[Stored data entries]

>>>>>

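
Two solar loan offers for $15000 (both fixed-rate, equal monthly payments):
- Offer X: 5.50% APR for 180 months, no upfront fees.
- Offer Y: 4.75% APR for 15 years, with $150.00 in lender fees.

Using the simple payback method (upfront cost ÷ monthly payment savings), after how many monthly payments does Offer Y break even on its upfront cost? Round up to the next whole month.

Offer X: at 5.50% the monthly rate is 0.0045833, so the payment is 15,000 × 0.0045833 / (1 − 1.0045833^−180) = $122.56.
Offer Y: at 4.75% the monthly rate is 0.0039583, so the payment is 15,000 × 0.0039583 / (1 − 1.0039583^−180) = $116.67.
Monthly savings = $122.56 − $116.67 = $5.89.
Break-even = $150.00 / $5.89 = 25.47 → 26 months.

26 months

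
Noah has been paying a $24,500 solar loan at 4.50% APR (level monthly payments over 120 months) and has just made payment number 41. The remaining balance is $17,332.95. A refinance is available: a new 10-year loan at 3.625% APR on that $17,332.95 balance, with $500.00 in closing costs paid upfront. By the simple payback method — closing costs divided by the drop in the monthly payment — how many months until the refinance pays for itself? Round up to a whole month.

Current payment = 24,500 × 4.5%/12 / (1 − (1+0.0037500)^−120) = $253.91.
Refinanced payment = 17,332.95 × 0.0030208 / (1 − (1+0.0030208)^−120) = $172.42.
Monthly savings = $253.91 − $172.42 = $81.49.
Break-even = $500.00 / $81.49 = 6.14 → 7 months.

7 months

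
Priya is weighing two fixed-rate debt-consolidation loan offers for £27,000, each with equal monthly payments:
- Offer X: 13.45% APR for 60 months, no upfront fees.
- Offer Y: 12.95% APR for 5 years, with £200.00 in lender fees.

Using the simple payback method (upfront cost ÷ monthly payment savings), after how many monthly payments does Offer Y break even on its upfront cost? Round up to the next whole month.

Offer X: monthly rate = 13.45%/12 = 0.0112083; payment = 27,000 × 0.0112083 / (1 − (1+0.0112083)^−60) = £620.57.
Offer Y: at 12.95% the monthly rate is 0.0107917, so the payment is 27,000 × 0.0107917 / (1 − 1.0107917^−60) = £613.64.
Monthly savings = £620.57 − £613.64 = £6.93.
Break-even = £200.00 / £6.93 = 28.86 → 29 months.

29 months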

<<<<<

▶ Task instructions
Some lines above contain the word "offers". Copy each of them.

▶ Answer box
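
Two solar loan offers for $15000 (both fixed-rate, equal monthly payments):
Priya is weighing two fixed-rate debt-consolidation loan offers for £27,000, each with equal monthly payments: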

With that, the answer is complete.